● Problem statement:
Please write the data out once more, exactly as it is given.
Top of Data for processing
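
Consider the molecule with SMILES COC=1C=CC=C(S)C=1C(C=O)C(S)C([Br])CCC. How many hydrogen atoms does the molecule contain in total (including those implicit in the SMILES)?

19

Walk through each heavy atom and fill implicit hydrogens from standard valence (C 4, N 3, O 2, S 2, halogen 1):
  atom 1: C, bond orders sum to 1 (valence 4) → 3 H
  atom 2: O, bond orders sum to 2 (valence 2) → 0 H
  atom 3: C, bond orders sum to 4 (valence 4) → 0 H
  atom 4: C, bond orders sum to 3 (valence 4) → 1 H
  atom 5: C, bond orders sum to 3 (valence 4) → 1 H
  atom 6: C, bond orders sum to 3 (valence 4) → 1 H
  atom 7: C, bond orders sum to 4 (valence 4) → 0 H
  atom 8: S, bond orders sum to 1 (valence 2) → 1 H
  atom 9: C, bond orders sum to 4 (valence 4) → 0 H
  atom 10: C, bond orders sum to 3 (valence 4) → 1 H
  atom 11: C, bond orders sum to 3 (valence 4) → 1 H
  atom 12: O, bond orders sum to 2 (valence 2) → 0 H
  atom 13: C, bond orders sum to 3 (valence 4) → 1 H
  atom 14: S, bond orders sum to 1 (valence 2) → 1 H
  atom 15: C, bond orders sum to 3 (valence 4) → 1 H
  atom 16: Br with explicit H count 0
  atom 17: C, bond orders sum to 2 (valence 4) → 2 H
  atom 18: C, bond orders sum to 2 (valence 4) → 2 H
  atom 19: C, bond orders sum to 1 (valence 4) → 3 H
Total hydrogens: 19.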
Bottom of Data for processing
● Task result:
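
Consider the molecule with SMILES COC=1C=CC=C(S)C=1C(C=O)C(S)C([Br])CCC. How many hydrogen atoms does the molecule contain in total (including those implicit in the SMILES)?

19

Walk through each heavy atom and fill implicit hydrogens from standard valence (C 4, N 3, O 2, S 2, halogen 1):
  atom 1: C, bond orders sum to 1 (valence 4) → 3 H
  atom 2: O, bond orders sum to 2 (valence 2) → 0 H
  atom 3: C, bond orders sum to 4 (valence 4) → 0 H
  atom 4: C, bond orders sum to 3 (valence 4) → 1 H
  atom 5: C, bond orders sum to 3 (valence 4) → 1 H
  atom 6: C, bond orders sum to 3 (valence 4) → 1 H
  atom 7: C, bond orders sum to 4 (valence 4) → 0 H
  atom 8: S, bond orders sum to 1 (valence 2) → 1 H
  atom 9: C, bond orders sum to 4 (valence 4) → 0 H
  atom 10: C, bond orders sum to 3 (valence 4) → 1 H
  atom 11: C, bond orders sum to 3 (valence 4) → 1 H
  atom 12: O, bond orders sum to 2 (valence 2) → 0 H
  atom 13: C, bond orders sum to 3 (valence 4) → 1 H
  atom 14: S, bond orders sum to 1 (valence 2) → 1 H
  atom 15: C, bond orders sum to 3 (valence 4) → 1 H
  atom 16: Br with explicit H count 0
  atom 17: C, bond orders sum to 2 (valence 4) → 2 H
  atom 18: C, bond orders sum to 2 (valence 4) → 2 H
  atom 19: C, bond orders sum to 1 (valence 4) → 3 H
Total hydrogens: 19.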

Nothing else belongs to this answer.